Extracted records Block Start
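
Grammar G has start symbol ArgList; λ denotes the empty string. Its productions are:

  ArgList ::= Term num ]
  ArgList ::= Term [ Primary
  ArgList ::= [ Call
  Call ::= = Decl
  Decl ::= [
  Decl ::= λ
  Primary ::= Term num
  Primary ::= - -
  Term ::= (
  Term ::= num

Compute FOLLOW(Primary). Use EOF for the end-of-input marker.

In ArgList ::= Term [ Primary: Primary is at the end, add FOLLOW(ArgList) = { EOF }.
Union: FOLLOW(Primary) = { EOF }.

{ EOF }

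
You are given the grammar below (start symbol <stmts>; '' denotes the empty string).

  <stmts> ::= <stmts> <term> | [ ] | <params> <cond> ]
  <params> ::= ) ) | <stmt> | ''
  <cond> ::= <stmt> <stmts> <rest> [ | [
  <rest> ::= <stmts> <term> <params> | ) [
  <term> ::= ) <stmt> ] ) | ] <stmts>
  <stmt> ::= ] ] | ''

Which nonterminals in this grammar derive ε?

Directly nullable (have an ''-production): <params>, <stmt>.
No other nonterminal has a production whose RHS symbols are all nullable.

{ <params>, <stmt> }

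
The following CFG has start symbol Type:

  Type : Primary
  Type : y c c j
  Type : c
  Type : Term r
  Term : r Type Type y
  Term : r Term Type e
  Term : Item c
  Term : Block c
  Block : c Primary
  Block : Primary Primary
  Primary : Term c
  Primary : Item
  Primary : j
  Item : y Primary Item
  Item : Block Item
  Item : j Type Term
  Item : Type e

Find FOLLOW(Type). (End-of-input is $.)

{ $, c, e, j, r, y }

Type is the start symbol, so $ ∈ FOLLOW(Type).
In Term : r Type Type y: add FIRST(Type y) = { c, j, r, y }.
In Term : r Type Type y: add FIRST(y) = { y }.
In Term : r Term Type e: add FIRST(e) = { e }.
In Item : j Type Term: add FIRST(Term) = { c, j, r, y }.
In Item : Type e: add FIRST(e) = { e }.
Union: FOLLOW(Type) = { $, c, e, j, r, y }.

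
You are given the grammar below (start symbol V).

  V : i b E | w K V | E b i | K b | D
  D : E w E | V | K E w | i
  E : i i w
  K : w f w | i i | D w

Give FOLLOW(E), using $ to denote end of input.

In V : i b E: E is at the end, add FOLLOW(V) = { $, w }.
In V : E b i: add FIRST(b i) = { b }.
In D : E w E: add FIRST(w E) = { w }.
In D : E w E: E is at the end, add FOLLOW(D) = { $, w }.
In D : K E w: add FIRST(w) = { w }.
Union: FOLLOW(E) = { $, b, w }.

{ $, b, w }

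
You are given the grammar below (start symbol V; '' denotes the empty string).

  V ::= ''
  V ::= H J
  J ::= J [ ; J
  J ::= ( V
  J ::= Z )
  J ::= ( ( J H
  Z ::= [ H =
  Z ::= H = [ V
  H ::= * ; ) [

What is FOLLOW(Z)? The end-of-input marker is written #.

{ ) }

In J ::= Z ): add FIRST()) = { ) }.
Union: FOLLOW(Z) = { ) }.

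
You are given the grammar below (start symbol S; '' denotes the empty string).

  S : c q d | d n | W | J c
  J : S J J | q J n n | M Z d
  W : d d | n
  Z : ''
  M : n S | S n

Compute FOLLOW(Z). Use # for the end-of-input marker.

In J : M Z d: add FIRST(d) = { d }.
Union: FOLLOW(Z) = { d }.

{ d }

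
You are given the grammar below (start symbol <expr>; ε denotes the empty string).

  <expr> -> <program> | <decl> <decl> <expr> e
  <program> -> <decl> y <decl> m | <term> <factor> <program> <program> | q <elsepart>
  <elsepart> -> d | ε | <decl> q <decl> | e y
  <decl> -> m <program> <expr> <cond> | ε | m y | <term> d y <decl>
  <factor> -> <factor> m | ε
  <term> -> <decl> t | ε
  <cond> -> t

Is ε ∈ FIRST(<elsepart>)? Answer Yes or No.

<elsepart> has an ε-production, so <elsepart> ⇒ ε.

Yes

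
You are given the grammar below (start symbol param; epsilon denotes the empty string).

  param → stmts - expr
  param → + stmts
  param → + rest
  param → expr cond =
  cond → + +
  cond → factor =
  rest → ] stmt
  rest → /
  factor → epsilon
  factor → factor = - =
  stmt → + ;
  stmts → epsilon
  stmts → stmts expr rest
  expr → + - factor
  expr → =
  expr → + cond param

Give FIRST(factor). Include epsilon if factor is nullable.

factor → epsilon contributes epsilon.
From factor → factor = - =: factor nullable, take FIRST(factor) ∪ {=} = { = }.
Union: FIRST(factor) = { =, epsilon }.

{ =, epsilon }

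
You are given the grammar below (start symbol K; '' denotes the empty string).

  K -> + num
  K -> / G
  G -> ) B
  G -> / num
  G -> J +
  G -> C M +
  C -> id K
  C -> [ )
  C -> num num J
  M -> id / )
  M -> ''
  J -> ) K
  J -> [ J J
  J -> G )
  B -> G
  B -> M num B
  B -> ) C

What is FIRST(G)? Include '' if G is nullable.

{ ), /, [, id, num }

G -> ) B contributes {)}.
G -> / num contributes {/}.
From G -> J +: add FIRST(J) = { ), /, [, id, num }.
From G -> C M +: add FIRST(C) = { [, id, num }.
Union: FIRST(G) = { ), /, [, id, num }.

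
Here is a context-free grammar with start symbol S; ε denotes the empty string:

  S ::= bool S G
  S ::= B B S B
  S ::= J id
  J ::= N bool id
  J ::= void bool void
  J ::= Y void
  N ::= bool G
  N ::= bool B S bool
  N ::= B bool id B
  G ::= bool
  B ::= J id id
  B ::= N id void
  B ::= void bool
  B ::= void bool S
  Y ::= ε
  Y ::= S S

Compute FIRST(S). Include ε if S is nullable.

S ::= bool S G contributes {bool}.
From S ::= B B S B: add FIRST(B) = { bool, void }.
From S ::= J id: add FIRST(J) = { bool, void }.
Union: FIRST(S) = { bool, void }.

{ bool, void }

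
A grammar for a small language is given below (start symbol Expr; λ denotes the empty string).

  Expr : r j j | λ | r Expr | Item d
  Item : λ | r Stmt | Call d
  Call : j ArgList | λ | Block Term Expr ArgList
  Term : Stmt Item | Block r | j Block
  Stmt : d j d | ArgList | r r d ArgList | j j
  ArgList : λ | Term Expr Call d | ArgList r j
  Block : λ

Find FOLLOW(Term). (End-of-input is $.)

{ d, j, r }

In Call : Block Term Expr ArgList: add FIRST(Expr ArgList)\{λ} = { d, j, r }.
  Since Expr ArgList is nullable, also add FOLLOW(Call) = { d }.
In ArgList : Term Expr Call d: add FIRST(Expr Call d) = { d, j, r }.
Union: FOLLOW(Term) = { d, j, r }.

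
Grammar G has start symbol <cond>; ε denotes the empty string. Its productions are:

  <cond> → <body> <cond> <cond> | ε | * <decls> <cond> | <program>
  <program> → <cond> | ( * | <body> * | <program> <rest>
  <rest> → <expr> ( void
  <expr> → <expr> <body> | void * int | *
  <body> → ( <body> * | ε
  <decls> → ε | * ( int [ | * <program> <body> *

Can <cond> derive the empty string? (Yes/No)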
Extracted records Block End
- What is expected -
With "body" as the string to find, copy every line of the records that holds it.

- Task response -
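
  <cond> → <body> <cond> <cond> | ε | * <decls> <cond> | <program>
  <program> → <cond> | ( * | <body> * | <program> <rest>
  <expr> → <expr> <body> | void * int | *
  <body> → ( <body> * | ε
  <decls> → ε | * ( int [ | * <program> <body> *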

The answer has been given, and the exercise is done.